After finding the line containing "Red: 33,483" below, please output that line and each following one through the line containing "Amber: 135,487", exactly as written.

BEGIN Data for the task

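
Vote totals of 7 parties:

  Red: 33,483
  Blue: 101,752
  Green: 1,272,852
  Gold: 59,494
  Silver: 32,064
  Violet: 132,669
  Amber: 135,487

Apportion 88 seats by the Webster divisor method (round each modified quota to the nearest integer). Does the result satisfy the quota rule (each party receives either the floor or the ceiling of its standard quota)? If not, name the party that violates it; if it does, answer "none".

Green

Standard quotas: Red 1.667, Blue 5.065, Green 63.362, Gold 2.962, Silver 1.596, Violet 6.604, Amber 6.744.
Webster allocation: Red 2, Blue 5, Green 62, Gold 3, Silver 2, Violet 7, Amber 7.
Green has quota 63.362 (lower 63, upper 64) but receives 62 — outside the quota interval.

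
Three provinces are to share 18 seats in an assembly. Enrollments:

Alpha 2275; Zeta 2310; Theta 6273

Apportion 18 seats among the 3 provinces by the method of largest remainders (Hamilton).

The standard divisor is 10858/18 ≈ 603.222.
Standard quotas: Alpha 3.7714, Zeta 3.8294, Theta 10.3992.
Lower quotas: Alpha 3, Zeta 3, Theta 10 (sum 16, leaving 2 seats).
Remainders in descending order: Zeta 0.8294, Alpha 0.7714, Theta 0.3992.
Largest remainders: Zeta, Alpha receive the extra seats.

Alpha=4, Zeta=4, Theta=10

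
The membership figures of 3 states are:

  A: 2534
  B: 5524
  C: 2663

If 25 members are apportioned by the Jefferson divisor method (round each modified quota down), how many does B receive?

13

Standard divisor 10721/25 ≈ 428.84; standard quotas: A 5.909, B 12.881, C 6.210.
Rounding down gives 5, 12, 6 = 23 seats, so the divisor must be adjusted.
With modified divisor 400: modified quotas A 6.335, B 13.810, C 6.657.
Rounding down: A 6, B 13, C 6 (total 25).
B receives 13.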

END Data for the task

### Solution to this task:
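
  Red: 33,483
  Blue: 101,752
  Green: 1,272,852
  Gold: 59,494
  Silver: 32,064
  Violet: 132,669
  Amber: 135,487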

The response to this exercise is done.